What you need to do -
Give back, exactly and with nothing added, the lines that run from the one containing "Use the secant method on" to the final line below.

++++ Given records ++++

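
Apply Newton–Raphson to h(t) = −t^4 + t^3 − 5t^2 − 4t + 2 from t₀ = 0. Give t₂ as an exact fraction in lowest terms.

h'(t) = −4t^3 + 3t^2 − 10t − 4.
h(0) = 2, h'(0) = −4, so t₁ = 0 − 2/(−4) = 1/2.
h(1/2) = −19/16, h'(1/2) = −35/4, so t₂ = (1/2) − (−19/16)/(−35/4) = 51/140.

51/140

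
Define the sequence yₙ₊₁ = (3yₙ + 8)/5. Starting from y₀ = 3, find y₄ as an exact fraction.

y₁ = (3·3 + 8)/5 = 17/5.
y₂ = (3·(17/5) + 8)/5 = 91/25.
y₃ = (3·(91/25) + 8)/5 = 473/125.
y₄ = (3·(473/125) + 8)/5 = 2419/625.

2419/625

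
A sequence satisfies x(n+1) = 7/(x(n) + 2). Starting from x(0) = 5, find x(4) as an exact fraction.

91/47

x(1) = 7/(5 + 2) = 1.
x(2) = 7/(1 + 2) = 7/3.
x(3) = 7/(7/3 + 2) = 21/13.
x(4) = 7/(21/13 + 2) = 91/47.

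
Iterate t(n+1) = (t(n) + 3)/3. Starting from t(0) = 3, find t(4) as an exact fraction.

t(1) = (3 + 3)/3 = 2.
t(2) = (2 + 3)/3 = 5/3.
t(3) = ((5/3) + 3)/3 = 14/9.
t(4) = ((14/9) + 3)/3 = 41/27.

41/27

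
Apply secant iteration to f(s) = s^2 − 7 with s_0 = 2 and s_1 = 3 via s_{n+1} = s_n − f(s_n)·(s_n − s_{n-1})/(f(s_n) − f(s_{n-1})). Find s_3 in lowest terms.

f(2) = −3, f(3) = 2. s_2 = 3 − 2·(3 − 2)/(2 − (−3)) = 13/5.
f(3) = 2, f(13/5) = −6/25. s_3 = (13/5) − (−6/25)·((13/5) − 3)/((−6/25) − 2) = 37/14.

37/14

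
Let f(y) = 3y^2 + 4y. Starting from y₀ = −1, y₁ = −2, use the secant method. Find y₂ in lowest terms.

f(−1) = −1, f(−2) = 4. y₂ = (−2) − 4·((−2) − (−1))/(4 − (−1)) = −6/5.

−6/5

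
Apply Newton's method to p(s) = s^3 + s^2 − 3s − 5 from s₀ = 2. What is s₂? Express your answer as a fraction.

p'(s) = 3s^2 + 2s − 3.
p(2) = 1, p'(2) = 13, so s₁ = 2 − 1/13 = 25/13.
p(25/13) = 90/2197, p'(25/13) = 2018/169, so s₂ = (25/13) − (90/2197)/(2018/169) = 25180/13117.

25180/13117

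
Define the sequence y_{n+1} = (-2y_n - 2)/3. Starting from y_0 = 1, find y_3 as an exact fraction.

-22/27

y_1 = (-2·1 - 2)/3 = -4/3.
y_2 = (-2·(-4/3) - 2)/3 = 2/9.
y_3 = (-2·(2/9) - 2)/3 = -22/27.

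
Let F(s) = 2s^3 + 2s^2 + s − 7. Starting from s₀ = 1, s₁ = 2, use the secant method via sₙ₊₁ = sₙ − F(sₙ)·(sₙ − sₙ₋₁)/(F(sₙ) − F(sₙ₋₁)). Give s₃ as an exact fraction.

10999/9689

F(1) = −2, F(2) = 19. s₂ = 2 − 19·(2 − 1)/(19 − (−2)) = 23/21.
F(2) = 19, F(23/21) = −8132/9261. s₃ = (23/21) − (−8132/9261)·((23/21) − 2)/((−8132/9261) − 19) = 10999/9689.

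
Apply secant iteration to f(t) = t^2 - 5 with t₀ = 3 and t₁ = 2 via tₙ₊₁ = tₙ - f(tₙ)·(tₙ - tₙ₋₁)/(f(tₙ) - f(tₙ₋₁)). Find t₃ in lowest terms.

47/21

f(3) = 4, f(2) = -1. t₂ = 2 - (-1)·(2 - 3)/((-1) - 4) = 11/5.
f(2) = -1, f(11/5) = -4/25. t₃ = (11/5) - (-4/25)·((11/5) - 2)/((-4/25) - (-1)) = 47/21.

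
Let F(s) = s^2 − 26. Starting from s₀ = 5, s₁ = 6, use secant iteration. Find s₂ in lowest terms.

56/11

F(5) = −1, F(6) = 10. s₂ = 6 − 10·(6 − 5)/(10 − (−1)) = 56/11.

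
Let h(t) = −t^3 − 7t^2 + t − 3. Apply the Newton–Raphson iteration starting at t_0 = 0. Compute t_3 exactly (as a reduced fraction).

h'(t) = −3t^2 − 14t + 1.
h(0) = −3, h'(0) = 1, so t_1 = 0 − (−3)/1 = 3.
h(3) = −90, h'(3) = −68, so t_2 = 3 − (−90)/(−68) = 57/34.
h(57/34) = −1010475/39304, h'(57/34) = −35723/1156, so t_3 = (57/34) − (−1010475/39304)/(−35723/1156) = 512868/607291.

512868/607291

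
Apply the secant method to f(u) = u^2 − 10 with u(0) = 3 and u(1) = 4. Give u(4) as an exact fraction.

3488/1103

f(3) = −1, f(4) = 6. u(2) = 4 − 6·(4 − 3)/(6 − (−1)) = 22/7.
f(4) = 6, f(22/7) = −6/49. u(3) = (22/7) − (−6/49)·((22/7) − 4)/((−6/49) − 6) = 79/25.
f(22/7) = −6/49, f(79/25) = −9/625. u(4) = (79/25) − (−9/625)·((79/25) − (22/7))/((−9/625) − (−6/49)) = 3488/1103.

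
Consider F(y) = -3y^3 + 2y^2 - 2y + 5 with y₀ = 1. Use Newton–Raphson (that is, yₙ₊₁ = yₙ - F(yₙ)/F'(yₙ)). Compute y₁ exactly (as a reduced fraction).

9/7

F'(y) = -9y^2 + 4y - 2.
F(1) = 2, F'(1) = -7, so y₁ = 1 - 2/(-7) = 9/7.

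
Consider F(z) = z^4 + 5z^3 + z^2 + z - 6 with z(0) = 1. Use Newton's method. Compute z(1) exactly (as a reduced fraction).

F'(z) = 4z^3 + 15z^2 + 2z + 1.
F(1) = 2, F'(1) = 22, so z(1) = 1 - 2/22 = 10/11.

10/11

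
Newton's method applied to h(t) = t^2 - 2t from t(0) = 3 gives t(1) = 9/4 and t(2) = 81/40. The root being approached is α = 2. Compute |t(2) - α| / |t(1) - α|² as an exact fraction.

t(1) - α = 9/4 - 2 = 1/4, so |t(1) - α| = 1/4.
t(2) - α = 81/40 - 2 = 1/40, so |t(2) - α| = 1/40.
|t(1) - α|² = 1/16.
Ratio = (1/40) / (1/16) = 2/5.

2/5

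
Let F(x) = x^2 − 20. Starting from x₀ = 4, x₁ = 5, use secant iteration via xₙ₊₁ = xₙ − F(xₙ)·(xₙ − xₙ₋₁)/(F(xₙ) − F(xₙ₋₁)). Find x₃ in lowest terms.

F(4) = −4, F(5) = 5. x₂ = 5 − 5·(5 − 4)/(5 − (−4)) = 40/9.
F(5) = 5, F(40/9) = −20/81. x₃ = (40/9) − (−20/81)·((40/9) − 5)/((−20/81) − 5) = 76/17.

76/17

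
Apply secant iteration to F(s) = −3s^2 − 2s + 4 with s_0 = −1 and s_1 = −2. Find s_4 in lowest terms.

−533/347

F(−1) = 3, F(−2) = −4. s_2 = (−2) − (−4)·((−2) − (−1))/((−4) − 3) = −10/7.
F(−2) = −4, F(−10/7) = 36/49. s_3 = (−10/7) − (36/49)·((−10/7) − (−2))/((36/49) − (−4)) = −44/29.
F(−10/7) = 36/49, F(−44/29) = 108/841. s_4 = (−44/29) − (108/841)·((−44/29) − (−10/7))/((108/841) − (36/49)) = −533/347.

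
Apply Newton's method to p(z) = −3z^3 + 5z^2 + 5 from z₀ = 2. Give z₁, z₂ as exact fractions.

p'(z) = −9z^2 + 10z.
p(2) = 1, p'(2) = −16, so z₁ = 2 − 1/(−16) = 33/16.
p(33/16) = −211/4096, p'(33/16) = −4521/256, so z₂ = (33/16) − (−211/4096)/(−4521/256) = 74491/36168.

z₁ = 33/16, z₂ = 74491/36168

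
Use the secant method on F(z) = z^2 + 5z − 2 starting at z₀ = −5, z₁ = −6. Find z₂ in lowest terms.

−16/3

F(−5) = −2, F(−6) = 4. z₂ = (−6) − 4·((−6) − (−5))/(4 − (−2)) = −16/3.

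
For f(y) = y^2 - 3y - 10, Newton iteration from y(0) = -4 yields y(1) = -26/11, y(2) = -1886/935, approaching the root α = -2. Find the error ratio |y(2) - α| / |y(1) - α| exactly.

4/85

y(1) - α = -26/11 - (-2) = -26/11 + 2 = -4/11, so |y(1) - α| = 4/11.
y(2) - α = -1886/935 - (-2) = -1886/935 + 2 = -16/935, so |y(2) - α| = 16/935.
Ratio = (16/935) / (4/11) = 4/85.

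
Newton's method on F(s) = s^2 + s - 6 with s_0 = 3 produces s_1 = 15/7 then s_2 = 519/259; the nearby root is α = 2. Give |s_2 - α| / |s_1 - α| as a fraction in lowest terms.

1/37

s_1 - α = 15/7 - 2 = 1/7, so |s_1 - α| = 1/7.
s_2 - α = 519/259 - 2 = 1/259, so |s_2 - α| = 1/259.
Ratio = (1/259) / (1/7) = 1/37.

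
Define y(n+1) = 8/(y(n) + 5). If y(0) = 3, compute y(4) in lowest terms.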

++++

Solution -
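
Use the secant method on F(z) = z^2 + 5z − 2 starting at z₀ = −5, z₁ = −6. Find z₂ in lowest terms.

−16/3

F(−5) = −2, F(−6) = 4. z₂ = (−6) − 4·((−6) − (−5))/(4 − (−2)) = −16/3.

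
For f(y) = y^2 - 3y - 10, Newton iteration from y(0) = -4 yields y(1) = -26/11, y(2) = -1886/935, approaching the root α = -2. Find the error ratio |y(2) - α| / |y(1) - α| exactly.

4/85

y(1) - α = -26/11 - (-2) = -26/11 + 2 = -4/11, so |y(1) - α| = 4/11.
y(2) - α = -1886/935 - (-2) = -1886/935 + 2 = -16/935, so |y(2) - α| = 16/935.
Ratio = (16/935) / (4/11) = 4/85.

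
Newton's method on F(s) = s^2 + s - 6 with s_0 = 3 produces s_1 = 15/7 then s_2 = 519/259; the nearby root is α = 2. Give |s_2 - α| / |s_1 - α| as a fraction in lowest terms.

1/37

s_1 - α = 15/7 - 2 = 1/7, so |s_1 - α| = 1/7.
s_2 - α = 519/259 - 2 = 1/259, so |s_2 - α| = 1/259.
Ratio = (1/259) / (1/7) = 1/37.

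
Define y(n+1) = 8/(y(n) + 5). If y(0) = 3, compute y(4) in lowest terms.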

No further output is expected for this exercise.